The entries shown next need to be written again word for word.

[Extracted data Boundary: Start]

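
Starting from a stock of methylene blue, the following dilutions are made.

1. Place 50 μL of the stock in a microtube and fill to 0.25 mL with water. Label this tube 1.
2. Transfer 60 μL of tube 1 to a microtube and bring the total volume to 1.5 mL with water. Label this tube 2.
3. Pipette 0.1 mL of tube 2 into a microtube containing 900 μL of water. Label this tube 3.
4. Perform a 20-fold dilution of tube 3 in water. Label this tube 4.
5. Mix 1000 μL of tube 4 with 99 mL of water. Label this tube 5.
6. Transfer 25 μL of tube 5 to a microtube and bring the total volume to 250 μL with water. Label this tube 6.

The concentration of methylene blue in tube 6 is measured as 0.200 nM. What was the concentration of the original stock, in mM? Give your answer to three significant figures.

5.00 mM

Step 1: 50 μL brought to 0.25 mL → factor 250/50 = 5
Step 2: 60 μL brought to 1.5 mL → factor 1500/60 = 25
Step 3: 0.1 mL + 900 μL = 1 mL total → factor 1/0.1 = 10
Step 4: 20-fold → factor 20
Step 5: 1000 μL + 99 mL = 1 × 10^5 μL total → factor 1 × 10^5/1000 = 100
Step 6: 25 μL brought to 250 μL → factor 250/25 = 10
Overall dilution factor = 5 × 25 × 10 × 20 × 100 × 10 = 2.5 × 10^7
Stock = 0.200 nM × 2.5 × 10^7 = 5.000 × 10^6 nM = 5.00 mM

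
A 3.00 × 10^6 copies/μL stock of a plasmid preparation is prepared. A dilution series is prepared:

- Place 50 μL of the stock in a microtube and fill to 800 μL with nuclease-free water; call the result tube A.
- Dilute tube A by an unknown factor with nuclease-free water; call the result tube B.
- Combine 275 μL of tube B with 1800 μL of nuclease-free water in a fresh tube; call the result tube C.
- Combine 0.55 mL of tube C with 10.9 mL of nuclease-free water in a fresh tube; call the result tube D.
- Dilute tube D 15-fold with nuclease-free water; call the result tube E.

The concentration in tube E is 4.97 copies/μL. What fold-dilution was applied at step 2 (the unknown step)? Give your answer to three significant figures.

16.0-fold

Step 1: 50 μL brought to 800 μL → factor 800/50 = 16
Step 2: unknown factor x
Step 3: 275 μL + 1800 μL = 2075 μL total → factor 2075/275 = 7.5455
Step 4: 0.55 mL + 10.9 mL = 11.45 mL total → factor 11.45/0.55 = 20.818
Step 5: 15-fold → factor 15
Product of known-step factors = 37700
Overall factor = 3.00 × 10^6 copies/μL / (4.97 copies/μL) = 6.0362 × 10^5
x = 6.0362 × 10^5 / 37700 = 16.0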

[Extracted data Boundary: End]

- **Result below**:
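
Starting from a stock of methylene blue, the following dilutions are made.

1. Place 50 μL of the stock in a microtube and fill to 0.25 mL with water. Label this tube 1.
2. Transfer 60 μL of tube 1 to a microtube and bring the total volume to 1.5 mL with water. Label this tube 2.
3. Pipette 0.1 mL of tube 2 into a microtube containing 900 μL of water. Label this tube 3.
4. Perform a 20-fold dilution of tube 3 in water. Label this tube 4.
5. Mix 1000 μL of tube 4 with 99 mL of water. Label this tube 5.
6. Transfer 25 μL of tube 5 to a microtube and bring the total volume to 250 μL with water. Label this tube 6.

The concentration of methylene blue in tube 6 is measured as 0.200 nM. What was the concentration of the original stock, in mM? Give your answer to three significant figures.

5.00 mM

Step 1: 50 μL brought to 0.25 mL → factor 250/50 = 5
Step 2: 60 μL brought to 1.5 mL → factor 1500/60 = 25
Step 3: 0.1 mL + 900 μL = 1 mL total → factor 1/0.1 = 10
Step 4: 20-fold → factor 20
Step 5: 1000 μL + 99 mL = 1 × 10^5 μL total → factor 1 × 10^5/1000 = 100
Step 6: 25 μL brought to 250 μL → factor 250/25 = 10
Overall dilution factor = 5 × 25 × 10 × 20 × 100 × 10 = 2.5 × 10^7
Stock = 0.200 nM × 2.5 × 10^7 = 5.000 × 10^6 nM = 5.00 mM

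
A 3.00 × 10^6 copies/μL stock of a plasmid preparation is prepared. A dilution series is prepared:

- Place 50 μL of the stock in a microtube and fill to 800 μL with nuclease-free water; call the result tube A.
- Dilute tube A by an unknown factor with nuclease-free water; call the result tube B.
- Combine 275 μL of tube B with 1800 μL of nuclease-free water in a fresh tube; call the result tube C.
- Combine 0.55 mL of tube C with 10.9 mL of nuclease-free water in a fresh tube; call the result tube D.
- Dilute tube D 15-fold with nuclease-free water; call the result tube E.

The concentration in tube E is 4.97 copies/μL. What fold-dilution was applied at step 2 (the unknown step)? Give your answer to three significant figures.

16.0-fold

Step 1: 50 μL brought to 800 μL → factor 800/50 = 16
Step 2: unknown factor x
Step 3: 275 μL + 1800 μL = 2075 μL total → factor 2075/275 = 7.5455
Step 4: 0.55 mL + 10.9 mL = 11.45 mL total → factor 11.45/0.55 = 20.818
Step 5: 15-fold → factor 15
Product of known-step factors = 37700
Overall factor = 3.00 × 10^6 copies/μL / (4.97 copies/μL) = 6.0362 × 10^5
x = 6.0362 × 10^5 / 37700 = 16.0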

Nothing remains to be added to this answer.